Your goal
Output all records below verbatim.

Records supplied
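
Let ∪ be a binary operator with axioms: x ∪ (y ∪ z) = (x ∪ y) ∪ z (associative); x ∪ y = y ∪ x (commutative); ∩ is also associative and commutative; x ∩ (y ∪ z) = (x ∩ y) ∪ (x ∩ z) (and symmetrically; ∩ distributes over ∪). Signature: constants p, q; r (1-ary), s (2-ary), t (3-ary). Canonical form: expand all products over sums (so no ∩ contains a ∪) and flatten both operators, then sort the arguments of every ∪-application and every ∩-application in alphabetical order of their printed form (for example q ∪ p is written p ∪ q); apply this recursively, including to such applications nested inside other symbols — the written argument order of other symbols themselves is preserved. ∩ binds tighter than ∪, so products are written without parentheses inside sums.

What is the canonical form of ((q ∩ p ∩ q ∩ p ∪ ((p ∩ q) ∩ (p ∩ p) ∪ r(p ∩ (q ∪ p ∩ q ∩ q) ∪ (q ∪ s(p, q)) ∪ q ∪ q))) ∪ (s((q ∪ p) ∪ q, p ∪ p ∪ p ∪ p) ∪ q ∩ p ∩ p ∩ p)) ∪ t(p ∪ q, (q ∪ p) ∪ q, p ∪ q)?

Expand products over sums:  p ∩ p ∩ q ∩ q ∪ p ∩ p ∩ p ∩ q ∪ r(p ∩ p ∩ q ∩ q ∪ p ∩ q ∪ q ∪ q ∪ q ∪ s(p, q)) ∪ s(p ∪ q ∪ q, p ∪ p ∪ p ∪ p) ∪ p ∩ p ∩ p ∩ q ∪ t(p ∪ q, p ∪ q ∪ q, p ∪ q)
Sort:  p ∩ p ∩ p ∩ q ∪ p ∩ p ∩ p ∩ q ∪ p ∩ p ∩ q ∩ q ∪ r(p ∩ p ∩ q ∩ q ∪ p ∩ q ∪ q ∪ q ∪ q ∪ s(p, q)) ∪ s(p ∪ q ∪ q, p ∪ p ∪ p ∪ p) ∪ t(p ∪ q, p ∪ q ∪ q, p ∪ q)

Answer: p ∩ p ∩ p ∩ q ∪ p ∩ p ∩ p ∩ q ∪ p ∩ p ∩ q ∩ q ∪ r(p ∩ p ∩ q ∩ q ∪ p ∩ q ∪ q ∪ q ∪ q ∪ s(p, q)) ∪ s(p ∪ q ∪ q, p ∪ p ∪ p ∪ p) ∪ t(p ∪ q, p ∪ q ∪ q, p ∪ q)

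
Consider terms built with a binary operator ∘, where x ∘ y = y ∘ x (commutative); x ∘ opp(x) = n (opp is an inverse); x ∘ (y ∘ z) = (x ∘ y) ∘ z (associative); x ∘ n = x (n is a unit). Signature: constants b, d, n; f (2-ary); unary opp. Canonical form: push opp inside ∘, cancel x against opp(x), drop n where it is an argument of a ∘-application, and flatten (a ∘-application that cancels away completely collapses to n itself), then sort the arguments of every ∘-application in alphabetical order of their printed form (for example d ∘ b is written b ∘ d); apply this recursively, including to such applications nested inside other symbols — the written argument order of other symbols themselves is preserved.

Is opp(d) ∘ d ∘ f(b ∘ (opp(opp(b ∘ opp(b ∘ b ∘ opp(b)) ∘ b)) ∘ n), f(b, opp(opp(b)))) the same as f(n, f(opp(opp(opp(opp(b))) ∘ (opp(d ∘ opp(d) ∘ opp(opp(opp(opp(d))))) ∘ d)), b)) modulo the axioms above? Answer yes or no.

Left:  opp(d) ∘ d ∘ f(b ∘ (opp(opp(b ∘ opp(b ∘ b ∘ opp(b)) ∘ b)) ∘ n), f(b, opp(opp(b))))
  Push opp inside:  distribute opp over ∘ and collapse double opp
  Cancel inverse pairs:  d cancels
  Combine occurrences:  f(b ∘ b, f(b, b))
Right:  f(n, f(opp(opp(opp(opp(b))) ∘ (opp(d ∘ opp(d) ∘ opp(opp(opp(opp(d))))) ∘ d)), b))
  Descend into:  opp(opp(opp(b))) ∘ (opp(d ∘ opp(d) ∘ opp(opp(opp(opp(d))))) ∘ d)
  Push opp inside:  distribute opp over ∘ and collapse double opp
  Cancel:  d cancels
  Collect:  opp(b)
  Put back:  f(n, f(b, b))

Answer: no — f(b ∘ b, f(b, b)) vs f(n, f(b, b))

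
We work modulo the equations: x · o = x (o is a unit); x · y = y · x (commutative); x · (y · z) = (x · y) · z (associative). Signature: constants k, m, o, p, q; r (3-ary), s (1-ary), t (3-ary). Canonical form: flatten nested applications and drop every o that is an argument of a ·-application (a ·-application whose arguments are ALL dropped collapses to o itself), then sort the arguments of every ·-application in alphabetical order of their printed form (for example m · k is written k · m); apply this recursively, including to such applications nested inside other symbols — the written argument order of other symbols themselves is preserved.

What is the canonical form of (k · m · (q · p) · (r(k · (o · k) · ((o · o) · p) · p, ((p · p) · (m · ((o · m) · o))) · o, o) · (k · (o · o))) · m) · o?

Merge nested applications:  k · m · q · p · r(k · (o · k) · ((o · o) · p) · p, ((p · p) · (m · ((o · m) · o))) · o, o) · k · o · o · m · o
Inside:  r(k · (o · k) · ((o · o) · p) · p, ((p · p) · (m · ((o · m) · o))) · o, o)  →  r(k · k · p · p, m · m · p · p, o)
Unit:  drop o (×3)
Sort arguments:  k · k · m · m · p · q · r(k · k · p · p, m · m · p · p, o)

Answer: k · k · m · m · p · q · r(k · k · p · p, m · m · p · p, o)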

Answer to the exercise
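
Let ∪ be a binary operator with axioms: x ∪ (y ∪ z) = (x ∪ y) ∪ z (associative); x ∪ y = y ∪ x (commutative); ∩ is also associative and commutative; x ∩ (y ∪ z) = (x ∩ y) ∪ (x ∩ z) (and symmetrically; ∩ distributes over ∪). Signature: constants p, q; r (1-ary), s (2-ary), t (3-ary). Canonical form: expand all products over sums (so no ∩ contains a ∪) and flatten both operators, then sort the arguments of every ∪-application and every ∩-application in alphabetical order of their printed form (for example q ∪ p is written p ∪ q); apply this recursively, including to such applications nested inside other symbols — the written argument order of other symbols themselves is preserved. ∩ binds tighter than ∪, so products are written without parentheses inside sums.

What is the canonical form of ((q ∩ p ∩ q ∩ p ∪ ((p ∩ q) ∩ (p ∩ p) ∪ r(p ∩ (q ∪ p ∩ q ∩ q) ∪ (q ∪ s(p, q)) ∪ q ∪ q))) ∪ (s((q ∪ p) ∪ q, p ∪ p ∪ p ∪ p) ∪ q ∩ p ∩ p ∩ p)) ∪ t(p ∪ q, (q ∪ p) ∪ q, p ∪ q)?

Expand products over sums:  p ∩ p ∩ q ∩ q ∪ p ∩ p ∩ p ∩ q ∪ r(p ∩ p ∩ q ∩ q ∪ p ∩ q ∪ q ∪ q ∪ q ∪ s(p, q)) ∪ s(p ∪ q ∪ q, p ∪ p ∪ p ∪ p) ∪ p ∩ p ∩ p ∩ q ∪ t(p ∪ q, p ∪ q ∪ q, p ∪ q)
Sort:  p ∩ p ∩ p ∩ q ∪ p ∩ p ∩ p ∩ q ∪ p ∩ p ∩ q ∩ q ∪ r(p ∩ p ∩ q ∩ q ∪ p ∩ q ∪ q ∪ q ∪ q ∪ s(p, q)) ∪ s(p ∪ q ∪ q, p ∪ p ∪ p ∪ p) ∪ t(p ∪ q, p ∪ q ∪ q, p ∪ q)

Answer: p ∩ p ∩ p ∩ q ∪ p ∩ p ∩ p ∩ q ∪ p ∩ p ∩ q ∩ q ∪ r(p ∩ p ∩ q ∩ q ∪ p ∩ q ∪ q ∪ q ∪ q ∪ s(p, q)) ∪ s(p ∪ q ∪ q, p ∪ p ∪ p ∪ p) ∪ t(p ∪ q, p ∪ q ∪ q, p ∪ q)

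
Consider terms built with a binary operator ∘, where x ∘ y = y ∘ x (commutative); x ∘ opp(x) = n (opp is an inverse); x ∘ (y ∘ z) = (x ∘ y) ∘ z (associative); x ∘ n = x (n is a unit). Signature: constants b, d, n; f (2-ary); unary opp. Canonical form: push opp inside ∘, cancel x against opp(x), drop n where it is an argument of a ∘-application, and flatten (a ∘-application that cancels away completely collapses to n itself), then sort the arguments of every ∘-application in alphabetical order of their printed form (for example d ∘ b is written b ∘ d); apply this recursively, including to such applications nested inside other symbols — the written argument order of other symbols themselves is preserved.

Is opp(d) ∘ d ∘ f(b ∘ (opp(opp(b ∘ opp(b ∘ b ∘ opp(b)) ∘ b)) ∘ n), f(b, opp(opp(b)))) the same as f(n, f(opp(opp(opp(opp(b))) ∘ (opp(d ∘ opp(d) ∘ opp(opp(opp(opp(d))))) ∘ d)), b)) modulo the axioms above? Answer yes or no.

Left:  opp(d) ∘ d ∘ f(b ∘ (opp(opp(b ∘ opp(b ∘ b ∘ opp(b)) ∘ b)) ∘ n), f(b, opp(opp(b))))
  Push opp inside:  distribute opp over ∘ and collapse double opp
  Cancel inverse pairs:  d cancels
  Combine occurrences:  f(b ∘ b, f(b, b))
Right:  f(n, f(opp(opp(opp(opp(b))) ∘ (opp(d ∘ opp(d) ∘ opp(opp(opp(opp(d))))) ∘ d)), b))
  Descend into:  opp(opp(opp(b))) ∘ (opp(d ∘ opp(d) ∘ opp(opp(opp(opp(d))))) ∘ d)
  Push opp inside:  distribute opp over ∘ and collapse double opp
  Cancel:  d cancels
  Collect:  opp(b)
  Put back:  f(n, f(b, b))

Answer: no — f(b ∘ b, f(b, b)) vs f(n, f(b, b))

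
We work modulo the equations: x · o = x (o is a unit); x · y = y · x (commutative); x · (y · z) = (x · y) · z (associative). Signature: constants k, m, o, p, q; r (3-ary), s (1-ary), t (3-ary). Canonical form: flatten nested applications and drop every o that is an argument of a ·-application (a ·-application whose arguments are ALL dropped collapses to o itself), then sort the arguments of every ·-application in alphabetical order of their printed form (for example m · k is written k · m); apply this recursively, including to such applications nested inside other symbols — the written argument order of other symbols themselves is preserved.

What is the canonical form of (k · m · (q · p) · (r(k · (o · k) · ((o · o) · p) · p, ((p · p) · (m · ((o · m) · o))) · o, o) · (k · (o · o))) · m) · o?

Merge nested applications:  k · m · q · p · r(k · (o · k) · ((o · o) · p) · p, ((p · p) · (m · ((o · m) · o))) · o, o) · k · o · o · m · o
Inside:  r(k · (o · k) · ((o · o) · p) · p, ((p · p) · (m · ((o · m) · o))) · o, o)  →  r(k · k · p · p, m · m · p · p, o)
Unit:  drop o (×3)
Sort arguments:  k · k · m · m · p · q · r(k · k · p · p, m · m · p · p, o)

Answer: k · k · m · m · p · q · r(k · k · p · p, m · m · p · p, o)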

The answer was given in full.